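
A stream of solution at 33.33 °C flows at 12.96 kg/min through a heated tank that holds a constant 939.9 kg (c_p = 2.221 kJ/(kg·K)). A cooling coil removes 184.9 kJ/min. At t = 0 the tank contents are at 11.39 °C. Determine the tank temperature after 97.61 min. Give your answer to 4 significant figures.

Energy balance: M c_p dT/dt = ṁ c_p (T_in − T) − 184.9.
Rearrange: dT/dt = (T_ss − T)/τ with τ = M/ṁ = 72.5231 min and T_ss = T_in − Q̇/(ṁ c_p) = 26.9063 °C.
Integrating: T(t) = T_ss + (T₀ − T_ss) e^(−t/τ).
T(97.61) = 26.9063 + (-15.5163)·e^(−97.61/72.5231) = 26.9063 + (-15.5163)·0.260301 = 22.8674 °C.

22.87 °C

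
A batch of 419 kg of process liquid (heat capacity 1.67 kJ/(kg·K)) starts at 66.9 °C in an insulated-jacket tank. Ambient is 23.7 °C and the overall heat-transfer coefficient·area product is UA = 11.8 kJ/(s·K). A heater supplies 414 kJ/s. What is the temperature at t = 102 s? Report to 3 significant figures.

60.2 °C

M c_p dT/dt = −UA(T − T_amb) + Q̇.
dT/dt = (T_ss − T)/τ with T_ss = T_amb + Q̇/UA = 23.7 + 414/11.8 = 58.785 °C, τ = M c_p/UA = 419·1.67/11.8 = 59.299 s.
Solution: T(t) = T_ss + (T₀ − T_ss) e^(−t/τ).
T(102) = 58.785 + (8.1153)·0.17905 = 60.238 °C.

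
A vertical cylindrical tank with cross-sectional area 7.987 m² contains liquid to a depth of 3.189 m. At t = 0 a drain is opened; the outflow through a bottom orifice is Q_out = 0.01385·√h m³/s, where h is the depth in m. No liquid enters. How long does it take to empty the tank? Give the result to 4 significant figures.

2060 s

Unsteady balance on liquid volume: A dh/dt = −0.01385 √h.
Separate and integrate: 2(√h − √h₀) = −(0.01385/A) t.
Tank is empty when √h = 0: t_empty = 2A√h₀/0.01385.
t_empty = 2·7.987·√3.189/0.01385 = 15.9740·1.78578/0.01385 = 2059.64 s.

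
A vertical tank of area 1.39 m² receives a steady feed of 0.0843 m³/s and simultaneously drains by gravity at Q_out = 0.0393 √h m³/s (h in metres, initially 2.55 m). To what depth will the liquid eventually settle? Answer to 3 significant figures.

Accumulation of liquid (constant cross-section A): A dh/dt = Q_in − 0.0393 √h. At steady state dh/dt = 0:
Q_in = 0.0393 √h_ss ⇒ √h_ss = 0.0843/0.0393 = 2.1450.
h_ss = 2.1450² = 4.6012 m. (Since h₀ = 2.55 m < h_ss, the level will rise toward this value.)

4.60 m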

* * *

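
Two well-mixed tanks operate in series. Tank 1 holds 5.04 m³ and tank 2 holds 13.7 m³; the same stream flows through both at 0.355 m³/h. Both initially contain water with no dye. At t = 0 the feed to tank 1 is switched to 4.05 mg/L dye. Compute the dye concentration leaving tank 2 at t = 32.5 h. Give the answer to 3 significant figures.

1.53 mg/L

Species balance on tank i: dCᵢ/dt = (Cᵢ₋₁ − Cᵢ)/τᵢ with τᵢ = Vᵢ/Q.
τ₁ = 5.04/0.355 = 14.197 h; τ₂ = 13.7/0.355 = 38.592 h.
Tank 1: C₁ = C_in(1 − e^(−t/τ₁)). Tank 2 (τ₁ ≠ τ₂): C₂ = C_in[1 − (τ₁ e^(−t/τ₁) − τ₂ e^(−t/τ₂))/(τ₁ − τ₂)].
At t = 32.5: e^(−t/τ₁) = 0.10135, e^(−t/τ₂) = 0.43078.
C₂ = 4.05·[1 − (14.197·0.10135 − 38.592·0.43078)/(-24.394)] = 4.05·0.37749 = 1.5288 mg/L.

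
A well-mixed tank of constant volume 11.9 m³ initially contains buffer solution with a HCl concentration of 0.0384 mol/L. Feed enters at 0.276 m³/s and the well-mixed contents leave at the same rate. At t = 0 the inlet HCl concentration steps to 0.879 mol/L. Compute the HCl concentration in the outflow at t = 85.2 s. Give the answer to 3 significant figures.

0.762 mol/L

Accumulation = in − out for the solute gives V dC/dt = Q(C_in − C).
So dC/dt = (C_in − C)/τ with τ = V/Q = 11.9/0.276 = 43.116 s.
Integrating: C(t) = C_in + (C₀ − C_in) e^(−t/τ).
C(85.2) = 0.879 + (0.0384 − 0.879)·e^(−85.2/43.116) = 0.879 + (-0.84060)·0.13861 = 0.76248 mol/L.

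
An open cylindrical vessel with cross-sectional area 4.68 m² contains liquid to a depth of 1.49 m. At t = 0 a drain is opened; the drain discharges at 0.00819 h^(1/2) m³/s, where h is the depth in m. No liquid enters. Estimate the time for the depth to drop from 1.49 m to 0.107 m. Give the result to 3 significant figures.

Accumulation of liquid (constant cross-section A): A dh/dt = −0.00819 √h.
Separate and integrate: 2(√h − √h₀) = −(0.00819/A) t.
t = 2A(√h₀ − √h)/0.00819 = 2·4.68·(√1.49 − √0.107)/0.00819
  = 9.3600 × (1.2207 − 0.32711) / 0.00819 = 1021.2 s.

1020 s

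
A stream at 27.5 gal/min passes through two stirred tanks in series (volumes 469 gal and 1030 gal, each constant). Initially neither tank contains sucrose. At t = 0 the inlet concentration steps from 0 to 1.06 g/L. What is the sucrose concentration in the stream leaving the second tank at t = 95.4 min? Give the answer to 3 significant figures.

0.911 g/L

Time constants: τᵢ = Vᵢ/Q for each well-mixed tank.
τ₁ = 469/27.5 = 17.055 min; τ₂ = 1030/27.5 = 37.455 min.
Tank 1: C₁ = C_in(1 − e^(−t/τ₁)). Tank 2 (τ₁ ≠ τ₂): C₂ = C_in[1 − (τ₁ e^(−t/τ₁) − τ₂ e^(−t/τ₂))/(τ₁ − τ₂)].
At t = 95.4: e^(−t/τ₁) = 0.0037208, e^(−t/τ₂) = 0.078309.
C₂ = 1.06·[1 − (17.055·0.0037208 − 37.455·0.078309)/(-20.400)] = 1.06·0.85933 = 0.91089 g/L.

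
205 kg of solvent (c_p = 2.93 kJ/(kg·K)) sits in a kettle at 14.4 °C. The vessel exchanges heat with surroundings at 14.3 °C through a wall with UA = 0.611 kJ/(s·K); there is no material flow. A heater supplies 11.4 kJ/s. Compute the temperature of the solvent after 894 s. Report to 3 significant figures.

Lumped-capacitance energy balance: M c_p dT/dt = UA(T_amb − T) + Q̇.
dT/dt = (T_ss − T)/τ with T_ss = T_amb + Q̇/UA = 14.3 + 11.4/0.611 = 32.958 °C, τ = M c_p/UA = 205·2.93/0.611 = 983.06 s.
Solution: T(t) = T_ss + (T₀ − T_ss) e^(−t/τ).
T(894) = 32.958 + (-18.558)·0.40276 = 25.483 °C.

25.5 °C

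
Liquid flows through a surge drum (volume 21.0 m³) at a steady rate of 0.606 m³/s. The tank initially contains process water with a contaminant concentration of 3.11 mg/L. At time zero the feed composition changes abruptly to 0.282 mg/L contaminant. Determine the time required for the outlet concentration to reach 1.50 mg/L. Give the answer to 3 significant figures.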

...

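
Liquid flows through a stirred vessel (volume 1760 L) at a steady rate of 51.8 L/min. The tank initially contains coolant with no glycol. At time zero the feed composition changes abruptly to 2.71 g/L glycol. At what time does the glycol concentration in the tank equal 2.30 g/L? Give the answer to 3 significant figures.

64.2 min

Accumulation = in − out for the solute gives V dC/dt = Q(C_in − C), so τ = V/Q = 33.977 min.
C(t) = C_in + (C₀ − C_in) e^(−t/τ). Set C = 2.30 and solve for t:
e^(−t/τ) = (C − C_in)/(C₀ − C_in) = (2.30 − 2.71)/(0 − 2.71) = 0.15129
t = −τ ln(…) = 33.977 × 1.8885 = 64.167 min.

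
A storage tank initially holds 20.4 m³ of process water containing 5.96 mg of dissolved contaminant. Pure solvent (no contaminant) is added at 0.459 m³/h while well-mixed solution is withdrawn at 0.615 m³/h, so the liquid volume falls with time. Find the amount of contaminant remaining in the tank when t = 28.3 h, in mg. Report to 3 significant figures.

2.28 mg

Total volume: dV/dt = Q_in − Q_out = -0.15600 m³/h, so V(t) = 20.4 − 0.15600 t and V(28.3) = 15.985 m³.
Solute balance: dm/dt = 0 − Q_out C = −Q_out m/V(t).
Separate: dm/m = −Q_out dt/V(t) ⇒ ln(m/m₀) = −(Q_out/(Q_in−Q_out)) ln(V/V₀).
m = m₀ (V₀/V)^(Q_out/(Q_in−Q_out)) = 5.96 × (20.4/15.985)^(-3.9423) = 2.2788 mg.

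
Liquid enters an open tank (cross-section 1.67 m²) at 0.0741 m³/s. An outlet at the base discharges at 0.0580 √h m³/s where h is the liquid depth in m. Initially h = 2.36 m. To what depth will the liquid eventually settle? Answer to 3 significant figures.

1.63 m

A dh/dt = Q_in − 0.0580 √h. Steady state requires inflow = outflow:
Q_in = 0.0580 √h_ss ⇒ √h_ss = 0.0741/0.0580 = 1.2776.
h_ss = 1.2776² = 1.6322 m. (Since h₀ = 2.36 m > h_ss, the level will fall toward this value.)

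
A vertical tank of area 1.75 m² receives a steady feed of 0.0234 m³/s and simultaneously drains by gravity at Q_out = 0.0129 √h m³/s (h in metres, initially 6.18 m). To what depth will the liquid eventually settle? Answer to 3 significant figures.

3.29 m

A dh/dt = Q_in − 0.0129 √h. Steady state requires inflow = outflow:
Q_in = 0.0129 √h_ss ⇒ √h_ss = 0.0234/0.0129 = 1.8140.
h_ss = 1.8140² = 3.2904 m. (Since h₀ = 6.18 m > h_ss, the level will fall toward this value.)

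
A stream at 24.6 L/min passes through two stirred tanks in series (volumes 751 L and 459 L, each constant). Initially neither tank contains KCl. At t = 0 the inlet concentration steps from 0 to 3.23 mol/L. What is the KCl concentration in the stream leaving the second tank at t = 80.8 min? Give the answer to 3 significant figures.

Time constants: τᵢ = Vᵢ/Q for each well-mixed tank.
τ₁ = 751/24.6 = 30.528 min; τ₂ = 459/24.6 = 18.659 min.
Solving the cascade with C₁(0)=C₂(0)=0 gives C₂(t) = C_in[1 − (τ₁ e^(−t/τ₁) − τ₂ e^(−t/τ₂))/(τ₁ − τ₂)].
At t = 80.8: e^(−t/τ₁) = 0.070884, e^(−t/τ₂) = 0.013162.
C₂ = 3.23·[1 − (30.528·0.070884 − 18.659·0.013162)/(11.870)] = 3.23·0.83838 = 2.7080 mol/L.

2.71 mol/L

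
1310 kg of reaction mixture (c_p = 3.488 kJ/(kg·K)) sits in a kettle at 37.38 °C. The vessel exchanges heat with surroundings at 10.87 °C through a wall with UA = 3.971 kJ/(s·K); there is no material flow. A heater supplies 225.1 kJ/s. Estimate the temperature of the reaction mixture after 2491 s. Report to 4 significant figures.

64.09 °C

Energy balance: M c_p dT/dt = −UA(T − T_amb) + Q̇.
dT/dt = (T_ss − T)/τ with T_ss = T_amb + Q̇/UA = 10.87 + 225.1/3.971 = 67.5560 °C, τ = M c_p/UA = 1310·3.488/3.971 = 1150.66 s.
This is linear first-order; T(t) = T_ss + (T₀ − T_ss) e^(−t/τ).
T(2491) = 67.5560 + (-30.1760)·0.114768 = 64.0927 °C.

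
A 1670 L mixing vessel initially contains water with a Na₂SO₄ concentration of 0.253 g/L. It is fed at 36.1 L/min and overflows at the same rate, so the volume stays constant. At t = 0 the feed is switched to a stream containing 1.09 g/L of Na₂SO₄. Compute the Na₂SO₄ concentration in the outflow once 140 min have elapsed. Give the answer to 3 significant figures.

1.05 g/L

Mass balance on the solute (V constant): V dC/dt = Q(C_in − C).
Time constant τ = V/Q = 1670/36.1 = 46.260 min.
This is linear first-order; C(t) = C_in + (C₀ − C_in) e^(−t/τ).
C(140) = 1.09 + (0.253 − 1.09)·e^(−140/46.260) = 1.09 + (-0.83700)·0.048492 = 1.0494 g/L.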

* Task directions *
Using only the entries above, output the line with "205 kg of solvent", the line with "Liquid flows through a surge", and all lines between them, exactly as they stand.

* Solution for this exercise *
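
205 kg of solvent (c_p = 2.93 kJ/(kg·K)) sits in a kettle at 14.4 °C. The vessel exchanges heat with surroundings at 14.3 °C through a wall with UA = 0.611 kJ/(s·K); there is no material flow. A heater supplies 11.4 kJ/s. Compute the temperature of the solvent after 894 s. Report to 3 significant figures.

Lumped-capacitance energy balance: M c_p dT/dt = UA(T_amb − T) + Q̇.
dT/dt = (T_ss − T)/τ with T_ss = T_amb + Q̇/UA = 14.3 + 11.4/0.611 = 32.958 °C, τ = M c_p/UA = 205·2.93/0.611 = 983.06 s.
Solution: T(t) = T_ss + (T₀ − T_ss) e^(−t/τ).
T(894) = 32.958 + (-18.558)·0.40276 = 25.483 °C.

25.5 °C

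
Liquid flows through a surge drum (volume 21.0 m³) at a steady rate of 0.606 m³/s. The tank initially contains process water with a contaminant concentration of 3.11 mg/L. At time zero the feed composition changes abruptly to 0.282 mg/L contaminant. Determine the time required for the outlet concentration to reach 1.50 mg/L. Give the answer to 3 significant figures.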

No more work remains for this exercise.